__PROBLEM__. The first line of the entries below, the line containing "(((\forall w\, B(w,w))", and every line between them should be repeated exactly, and nothing else.

__Dataset excerpts__.
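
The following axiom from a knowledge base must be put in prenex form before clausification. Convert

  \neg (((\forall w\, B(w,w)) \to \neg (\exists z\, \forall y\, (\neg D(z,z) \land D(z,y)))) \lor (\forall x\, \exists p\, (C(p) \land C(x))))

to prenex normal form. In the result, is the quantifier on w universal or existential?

universal

Rewrite implications/biconditionals: A → B as ¬A ∨ B.
  \neg (\neg (\forall w\, B(w,w)) \lor \neg (\exists z\, \forall y\, (\neg D(z,z) \land D(z,y))) \lor (\forall x\, \exists p\, (C(p) \land C(x))))
Move each ¬ inward, flipping quantifiers it crosses:
  (\forall w\, B(w,w)) \land (\exists z\, \forall y\, (\neg D(z,z) \land D(z,y))) \land (\exists x\, \forall p\, (\neg C(p) \lor \neg C(x)))
Finally move all quantifiers to the prefix:
  \forall w\, \exists z\, \forall y\, \exists x\, \forall p\, (B(w,w) \land \neg D(z,z) \land D(z,y) \land (\neg C(p) \lor \neg C(x)))
The quantifier \forall w sits under an even number of negations (counting the antecedent side of each →), so it remains universal.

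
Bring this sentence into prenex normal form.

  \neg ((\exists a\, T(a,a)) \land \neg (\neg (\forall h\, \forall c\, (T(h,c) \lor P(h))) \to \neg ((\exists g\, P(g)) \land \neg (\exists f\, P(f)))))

First replace A → B with ¬A ∨ B.
  \neg ((\exists a\, T(a,a)) \land \neg (\neg \neg (\forall h\, \forall c\, (T(h,c) \lor P(h))) \lor \neg ((\exists g\, P(g)) \land \neg (\exists f\, P(f)))))
Move each ¬ inward, flipping quantifiers it crosses:
  (\forall a\, \neg T(a,a)) \lor (\forall h\, \forall c\, (T(h,c) \lor P(h))) \lor (\forall g\, \neg P(g)) \lor (\exists f\, P(f))
All bound variables are already distinct, so no renaming is needed.
Pull the quantifiers to the front (each side's bound variable is not free in the other side):
  \forall a\, \forall h\, \forall c\, \forall g\, \exists f\, (\neg T(a,a) \lor T(h,c) \lor P(h) \lor \neg P(g) \lor P(f))

\forall a\, \forall h\, \forall c\, \forall g\, \exists f\, (\neg T(a,a) \lor T(h,c) \lor P(h) \lor \neg P(g) \lor P(f))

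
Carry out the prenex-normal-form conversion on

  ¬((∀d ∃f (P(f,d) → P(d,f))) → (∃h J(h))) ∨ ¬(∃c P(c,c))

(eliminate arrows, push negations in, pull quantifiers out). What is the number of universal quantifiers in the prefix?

First replace A → B with ¬A ∨ B.
  ¬(¬(∀d ∃f (¬P(f,d) ∨ P(d,f))) ∨ (∃h J(h))) ∨ ¬(∃c P(c,c))
Drive negations inward (¬∀x A ≡ ∃x ¬A, ¬∃x A ≡ ∀x ¬A, De Morgan for ∧/∨):
  (∀d ∃f (¬P(f,d) ∨ P(d,f))) ∧ (∀h ¬J(h)) ∨ (∀c ¬P(c,c))
All bound variables are already distinct, so no renaming is needed.
Pull the quantifiers to the front (each side's bound variable is not free in the other side):
  ∀d ∃f ∀h ∀c ((¬P(f,d) ∨ P(d,f)) ∧ ¬J(h) ∨ ¬P(c,c))
The prefix is ∀d ∃f ∀h ∀c: 3 universal, 1 existential.

3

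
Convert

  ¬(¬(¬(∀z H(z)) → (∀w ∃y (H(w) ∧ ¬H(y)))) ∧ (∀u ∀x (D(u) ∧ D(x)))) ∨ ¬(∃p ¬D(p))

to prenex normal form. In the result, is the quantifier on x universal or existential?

Eliminate → and ↔ using ¬ and ∨.
  ¬(¬(¬¬(∀z H(z)) ∨ (∀w ∃y (H(w) ∧ ¬H(y)))) ∧ (∀u ∀x (D(u) ∧ D(x)))) ∨ ¬(∃p ¬D(p))
Move each ¬ inward, flipping quantifiers it crosses:
  (∀z H(z)) ∨ (∀w ∃y (H(w) ∧ ¬H(y))) ∨ (∃u ∃x (¬D(u) ∨ ¬D(x))) ∨ (∀p D(p))
Extract every quantifier outward, since the variables are now distinct and don't occur free across branches:
  ∀z ∀w ∃y ∃u ∃x ∀p (H(z) ∨ H(w) ∧ ¬H(y) ∨ ¬D(u) ∨ ¬D(x) ∨ D(p))
The quantifier ∀x sits under an odd number of negations (counting the antecedent side of each →), so it flips to ∃x.

existential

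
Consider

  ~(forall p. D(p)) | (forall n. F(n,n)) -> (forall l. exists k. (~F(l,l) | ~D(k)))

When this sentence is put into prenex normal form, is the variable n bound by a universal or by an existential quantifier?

Eliminate → and ↔ using ¬ and ∨.
  ~(~(forall p. D(p)) | (forall n. F(n,n))) | (forall l. exists k. (~F(l,l) | ~D(k)))
Move each ¬ inward, flipping quantifiers it crosses:
  (forall p. D(p)) & (exists n. ~F(n,n)) | (forall l. exists k. (~F(l,l) | ~D(k)))
Extract every quantifier outward, since the variables are now distinct and don't occur free across branches:
  forall p. exists n. forall l. exists k. (D(p) & ~F(n,n) | ~F(l,l) | ~D(k))
The quantifier forall n sits under an odd number of negations (counting the antecedent side of each →), so it flips to exists n.

existential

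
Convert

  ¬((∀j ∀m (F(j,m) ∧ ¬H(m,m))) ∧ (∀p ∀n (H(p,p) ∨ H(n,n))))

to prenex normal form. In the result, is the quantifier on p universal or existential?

existential

Move each ¬ inward, flipping quantifiers it crosses:
  (∃j ∃m (¬F(j,m) ∨ H(m,m))) ∨ (∃p ∃n (¬H(p,p) ∧ ¬H(n,n)))
Extract every quantifier outward, since the variables are now distinct and don't occur free across branches:
  ∃j ∃m ∃p ∃n (¬F(j,m) ∨ H(m,m) ∨ ¬H(p,p) ∧ ¬H(n,n))
The quantifier ∀p sits under an odd number of negations, so it flips to ∃p.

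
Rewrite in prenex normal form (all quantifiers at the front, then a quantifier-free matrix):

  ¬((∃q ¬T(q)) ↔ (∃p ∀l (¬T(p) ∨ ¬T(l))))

First replace A → B with ¬A ∨ B; A ↔ B as (¬A ∨ B) ∧ (¬B ∨ A).
  ¬((¬(∃q ¬T(q)) ∨ (∃p ∀l (¬T(p) ∨ ¬T(l)))) ∧ (¬(∃p ∀l (¬T(p) ∨ ¬T(l))) ∨ (∃q ¬T(q))))
Move each ¬ inward, flipping quantifiers it crosses:
  (∃q ¬T(q)) ∧ (∀p ∃l (T(p) ∧ T(l))) ∨ (∃p ∀l (¬T(p) ∨ ¬T(l))) ∧ (∀q T(q))
Standardize variables apart so no two quantifiers bind the same name: p↦z, l↦s, q↦w1.
  (∃q ¬T(q)) ∧ (∀p ∃l (T(p) ∧ T(l))) ∨ (∃z ∀s (¬T(z) ∨ ¬T(s))) ∧ (∀w1 T(w1))
Finally move all quantifiers to the prefix:
  ∃q ∀p ∃l ∃z ∀s ∀w1 (¬T(q) ∧ T(p) ∧ T(l) ∨ (¬T(z) ∨ ¬T(s)) ∧ T(w1))

∃q ∀p ∃l ∃z ∀s ∀w1 (¬T(q) ∧ T(p) ∧ T(l) ∨ (¬T(z) ∨ ¬T(s)) ∧ T(w1))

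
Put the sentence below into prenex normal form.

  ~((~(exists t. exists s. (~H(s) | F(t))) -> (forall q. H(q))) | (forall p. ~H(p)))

First replace A → B with ¬A ∨ B.
  ~(~~(exists t. exists s. (~H(s) | F(t))) | (forall q. H(q)) | (forall p. ~H(p)))
Push ¬ through the quantifiers and connectives to reach negation normal form:
  (forall t. forall s. (H(s) & ~F(t))) & (exists q. ~H(q)) & (exists p. H(p))
All bound variables are already distinct, so no renaming is needed.
Finally move all quantifiers to the prefix:
  forall t. forall s. exists q. exists p. (H(s) & ~F(t) & ~H(q) & H(p))

forall t. forall s. exists q. exists p. (H(s) & ~F(t) & ~H(q) & H(p))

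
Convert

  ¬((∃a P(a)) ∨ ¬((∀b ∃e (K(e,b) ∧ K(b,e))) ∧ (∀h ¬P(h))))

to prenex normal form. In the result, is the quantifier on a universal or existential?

Drive negations inward (¬∀x A ≡ ∃x ¬A, ¬∃x A ≡ ∀x ¬A, De Morgan for ∧/∨):
  (∀a ¬P(a)) ∧ (∀b ∃e (K(e,b) ∧ K(b,e))) ∧ (∀h ¬P(h))
Finally move all quantifiers to the prefix:
  ∀a ∀b ∃e ∀h (¬P(a) ∧ K(e,b) ∧ K(b,e) ∧ ¬P(h))
The quantifier ∃a sits under an odd number of negations, so it flips to ∀a.

universal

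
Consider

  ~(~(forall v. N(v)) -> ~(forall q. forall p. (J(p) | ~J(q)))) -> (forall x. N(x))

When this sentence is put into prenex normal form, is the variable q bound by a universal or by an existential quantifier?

First replace A → B with ¬A ∨ B.
  ~~(~~(forall v. N(v)) | ~(forall q. forall p. (J(p) | ~J(q)))) | (forall x. N(x))
Push ¬ through the quantifiers and connectives to reach negation normal form:
  (forall v. N(v)) | (exists q. exists p. (~J(p) & J(q))) | (forall x. N(x))
All bound variables are already distinct, so no renaming is needed.
Finally move all quantifiers to the prefix:
  forall v. exists q. exists p. forall x. (N(v) | ~J(p) & J(q) | N(x))
The quantifier forall q sits under an odd number of negations (counting the antecedent side of each →), so it flips to exists q.

existential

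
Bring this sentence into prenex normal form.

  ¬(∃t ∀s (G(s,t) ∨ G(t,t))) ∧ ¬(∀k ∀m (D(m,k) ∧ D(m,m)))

∀t ∃s ∃k ∃m (¬G(s,t) ∧ ¬G(t,t) ∧ (¬D(m,k) ∨ ¬D(m,m)))

Push ¬ through the quantifiers and connectives to reach negation normal form:
  (∀t ∃s (¬G(s,t) ∧ ¬G(t,t))) ∧ (∃k ∃m (¬D(m,k) ∨ ¬D(m,m)))
All bound variables are already distinct, so no renaming is needed.
Pull the quantifiers to the front (each side's bound variable is not free in the other side):
  ∀t ∃s ∃k ∃m (¬G(s,t) ∧ ¬G(t,t) ∧ (¬D(m,k) ∨ ¬D(m,m)))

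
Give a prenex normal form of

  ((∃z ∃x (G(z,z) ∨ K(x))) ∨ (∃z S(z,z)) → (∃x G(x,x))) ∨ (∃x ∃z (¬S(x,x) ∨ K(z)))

Eliminate → and ↔ using ¬ and ∨.
  ¬((∃z ∃x (G(z,z) ∨ K(x))) ∨ (∃z S(z,z))) ∨ (∃x G(x,x)) ∨ (∃x ∃z (¬S(x,x) ∨ K(z)))
Move each ¬ inward, flipping quantifiers it crosses:
  (∀z ∀x (¬G(z,z) ∧ ¬K(x))) ∧ (∀z ¬S(z,z)) ∨ (∃x G(x,x)) ∨ (∃x ∃z (¬S(x,x) ∨ K(z)))
Give each quantifier a distinct variable: z↦t, x↦a, x↦z1, z↦r.
  (∀z ∀x (¬G(z,z) ∧ ¬K(x))) ∧ (∀t ¬S(t,t)) ∨ (∃a G(a,a)) ∨ (∃z1 ∃r (¬S(z1,z1) ∨ K(r)))
Extract every quantifier outward, since the variables are now distinct and don't occur free across branches:
  ∀z ∀x ∀t ∃a ∃z1 ∃r (¬G(z,z) ∧ ¬K(x) ∧ ¬S(t,t) ∨ G(a,a) ∨ ¬S(z1,z1) ∨ K(r))

∀z ∀x ∀t ∃a ∃z1 ∃r (¬G(z,z) ∧ ¬K(x) ∧ ¬S(t,t) ∨ G(a,a) ∨ ¬S(z1,z1) ∨ K(r))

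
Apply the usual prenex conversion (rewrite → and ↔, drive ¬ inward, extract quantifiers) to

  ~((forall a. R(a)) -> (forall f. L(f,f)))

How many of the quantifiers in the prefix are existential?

1

Rewrite implications/biconditionals: A → B as ¬A ∨ B.
  ~(~(forall a. R(a)) | (forall f. L(f,f)))
Drive negations inward (¬∀x A ≡ ∃x ¬A, ¬∃x A ≡ ∀x ¬A, De Morgan for ∧/∨):
  (forall a. R(a)) & (exists f. ~L(f,f))
Pull the quantifiers to the front (each side's bound variable is not free in the other side):
  forall a. exists f. (R(a) & ~L(f,f))
The prefix is forall a exists f: 1 universal, 1 existential.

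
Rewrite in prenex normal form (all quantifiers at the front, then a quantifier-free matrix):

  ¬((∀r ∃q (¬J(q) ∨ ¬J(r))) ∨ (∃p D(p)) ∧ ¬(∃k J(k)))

Move each ¬ inward, flipping quantifiers it crosses:
  (∃r ∀q (J(q) ∧ J(r))) ∧ ((∀p ¬D(p)) ∨ (∃k J(k)))
All bound variables are already distinct, so no renaming is needed.
Finally move all quantifiers to the prefix:
  ∃r ∀q ∀p ∃k (J(q) ∧ J(r) ∧ (¬D(p) ∨ J(k)))

∃r ∀q ∀p ∃k (J(q) ∧ J(r) ∧ (¬D(p) ∨ J(k)))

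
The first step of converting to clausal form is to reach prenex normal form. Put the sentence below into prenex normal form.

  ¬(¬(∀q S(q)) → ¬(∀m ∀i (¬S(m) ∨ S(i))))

∃q ∀m ∀i (¬S(q) ∧ (¬S(m) ∨ S(i)))

Rewrite implications/biconditionals: A → B as ¬A ∨ B.
  ¬(¬¬(∀q S(q)) ∨ ¬(∀m ∀i (¬S(m) ∨ S(i))))
Drive negations inward (¬∀x A ≡ ∃x ¬A, ¬∃x A ≡ ∀x ¬A, De Morgan for ∧/∨):
  (∃q ¬S(q)) ∧ (∀m ∀i (¬S(m) ∨ S(i)))
All bound variables are already distinct, so no renaming is needed.
Finally move all quantifiers to the prefix:
  ∃q ∀m ∀i (¬S(q) ∧ (¬S(m) ∨ S(i)))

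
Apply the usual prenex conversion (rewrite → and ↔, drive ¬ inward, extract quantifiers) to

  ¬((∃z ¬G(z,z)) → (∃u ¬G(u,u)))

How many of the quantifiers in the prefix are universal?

Rewrite implications/biconditionals: A → B as ¬A ∨ B.
  ¬(¬(∃z ¬G(z,z)) ∨ (∃u ¬G(u,u)))
Move each ¬ inward, flipping quantifiers it crosses:
  (∃z ¬G(z,z)) ∧ (∀u G(u,u))
All bound variables are already distinct, so no renaming is needed.
Finally move all quantifiers to the prefix:
  ∃z ∀u (¬G(z,z) ∧ G(u,u))
The prefix is ∃z ∀u: 1 universal, 1 existential.

1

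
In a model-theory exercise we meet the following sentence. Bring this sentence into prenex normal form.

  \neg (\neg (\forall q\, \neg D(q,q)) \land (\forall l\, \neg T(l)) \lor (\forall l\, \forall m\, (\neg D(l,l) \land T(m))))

Push ¬ through the quantifiers and connectives to reach negation normal form:
  ((\forall q\, \neg D(q,q)) \lor (\exists l\, T(l))) \land (\exists l\, \exists m\, (D(l,l) \lor \neg T(m)))
Give each quantifier a distinct variable: l↦y1.
  ((\forall q\, \neg D(q,q)) \lor (\exists l\, T(l))) \land (\exists y1\, \exists m\, (D(y1,y1) \lor \neg T(m)))
Pull the quantifiers to the front (each side's bound variable is not free in the other side):
  \forall q\, \exists l\, \exists y1\, \exists m\, ((\neg D(q,q) \lor T(l)) \land (D(y1,y1) \lor \neg T(m)))

\forall q\, \exists l\, \exists y1\, \exists m\, ((\neg D(q,q) \lor T(l)) \land (D(y1,y1) \lor \neg T(m)))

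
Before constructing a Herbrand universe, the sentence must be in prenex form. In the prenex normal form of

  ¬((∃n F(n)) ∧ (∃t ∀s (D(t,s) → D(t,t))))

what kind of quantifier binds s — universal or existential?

Eliminate → and ↔ using ¬ and ∨.
  ¬((∃n F(n)) ∧ (∃t ∀s (¬D(t,s) ∨ D(t,t))))
Drive negations inward (¬∀x A ≡ ∃x ¬A, ¬∃x A ≡ ∀x ¬A, De Morgan for ∧/∨):
  (∀n ¬F(n)) ∨ (∀t ∃s (D(t,s) ∧ ¬D(t,t)))
Finally move all quantifiers to the prefix:
  ∀n ∀t ∃s (¬F(n) ∨ D(t,s) ∧ ¬D(t,t))
The quantifier ∀s sits under an odd number of negations (counting the antecedent side of each →), so it flips to ∃s.

existential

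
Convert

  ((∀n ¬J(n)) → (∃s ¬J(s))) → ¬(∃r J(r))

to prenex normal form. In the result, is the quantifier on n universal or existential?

universal

Eliminate → and ↔ using ¬ and ∨.
  ¬(¬(∀n ¬J(n)) ∨ (∃s ¬J(s))) ∨ ¬(∃r J(r))
Drive negations inward (¬∀x A ≡ ∃x ¬A, ¬∃x A ≡ ∀x ¬A, De Morgan for ∧/∨):
  (∀n ¬J(n)) ∧ (∀s J(s)) ∨ (∀r ¬J(r))
Extract every quantifier outward, since the variables are now distinct and don't occur free across branches:
  ∀n ∀s ∀r (¬J(n) ∧ J(s) ∨ ¬J(r))
The quantifier ∀n sits under an even number of negations (counting the antecedent side of each →), so it remains universal.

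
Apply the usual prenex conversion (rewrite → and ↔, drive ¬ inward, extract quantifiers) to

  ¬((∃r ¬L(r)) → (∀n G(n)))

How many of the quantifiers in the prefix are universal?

0

Eliminate → and ↔ using ¬ and ∨.
  ¬(¬(∃r ¬L(r)) ∨ (∀n G(n)))
Move each ¬ inward, flipping quantifiers it crosses:
  (∃r ¬L(r)) ∧ (∃n ¬G(n))
All bound variables are already distinct, so no renaming is needed.
Finally move all quantifiers to the prefix:
  ∃r ∃n (¬L(r) ∧ ¬G(n))
The prefix is ∃r ∃n: 0 universal, 2 existential.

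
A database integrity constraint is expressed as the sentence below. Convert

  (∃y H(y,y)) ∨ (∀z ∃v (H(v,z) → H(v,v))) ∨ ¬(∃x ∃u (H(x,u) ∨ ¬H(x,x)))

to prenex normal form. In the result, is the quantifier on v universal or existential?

Rewrite implications/biconditionals: A → B as ¬A ∨ B.
  (∃y H(y,y)) ∨ (∀z ∃v (¬H(v,z) ∨ H(v,v))) ∨ ¬(∃x ∃u (H(x,u) ∨ ¬H(x,x)))
Drive negations inward (¬∀x A ≡ ∃x ¬A, ¬∃x A ≡ ∀x ¬A, De Morgan for ∧/∨):
  (∃y H(y,y)) ∨ (∀z ∃v (¬H(v,z) ∨ H(v,v))) ∨ (∀x ∀u (¬H(x,u) ∧ H(x,x)))
All bound variables are already distinct, so no renaming is needed.
Finally move all quantifiers to the prefix:
  ∃y ∀z ∃v ∀x ∀u (H(y,y) ∨ ¬H(v,z) ∨ H(v,v) ∨ ¬H(x,u) ∧ H(x,x))
The quantifier ∃v sits under an even number of negations (counting the antecedent side of each →), so it remains existential.

existential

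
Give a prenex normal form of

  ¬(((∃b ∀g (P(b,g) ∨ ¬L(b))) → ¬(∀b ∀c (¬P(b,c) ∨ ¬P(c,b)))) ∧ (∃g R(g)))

First replace A → B with ¬A ∨ B.
  ¬((¬(∃b ∀g (P(b,g) ∨ ¬L(b))) ∨ ¬(∀b ∀c (¬P(b,c) ∨ ¬P(c,b)))) ∧ (∃g R(g)))
Push ¬ through the quantifiers and connectives to reach negation normal form:
  (∃b ∀g (P(b,g) ∨ ¬L(b))) ∧ (∀b ∀c (¬P(b,c) ∨ ¬P(c,b))) ∨ (∀g ¬R(g))
Rename bound variables to avoid capture: b↦x, g↦v1.
  (∃b ∀g (P(b,g) ∨ ¬L(b))) ∧ (∀x ∀c (¬P(x,c) ∨ ¬P(c,x))) ∨ (∀v1 ¬R(v1))
Pull the quantifiers to the front (each side's bound variable is not free in the other side):
  ∃b ∀g ∀x ∀c ∀v1 ((P(b,g) ∨ ¬L(b)) ∧ (¬P(x,c) ∨ ¬P(c,x)) ∨ ¬R(v1))

∃b ∀g ∀x ∀c ∀v1 ((P(b,g) ∨ ¬L(b)) ∧ (¬P(x,c) ∨ ¬P(c,x)) ∨ ¬R(v1))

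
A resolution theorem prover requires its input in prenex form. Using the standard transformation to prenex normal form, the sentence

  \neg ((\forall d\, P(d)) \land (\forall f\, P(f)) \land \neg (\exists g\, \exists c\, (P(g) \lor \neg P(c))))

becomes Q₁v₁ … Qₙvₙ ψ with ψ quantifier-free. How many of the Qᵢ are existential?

Move each ¬ inward, flipping quantifiers it crosses:
  (\exists d\, \neg P(d)) \lor (\exists f\, \neg P(f)) \lor (\exists g\, \exists c\, (P(g) \lor \neg P(c)))
All bound variables are already distinct, so no renaming is needed.
Extract every quantifier outward, since the variables are now distinct and don't occur free across branches:
  \exists d\, \exists f\, \exists g\, \exists c\, (\neg P(d) \lor \neg P(f) \lor P(g) \lor \neg P(c))
The prefix is \exists d \exists f \exists g \exists c: 0 universal, 4 existential.

4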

__WRITTEN ANSWER__.
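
The following axiom from a knowledge base must be put in prenex form before clausification. Convert

  \neg (((\forall w\, B(w,w)) \to \neg (\exists z\, \forall y\, (\neg D(z,z) \land D(z,y)))) \lor (\forall x\, \exists p\, (C(p) \land C(x))))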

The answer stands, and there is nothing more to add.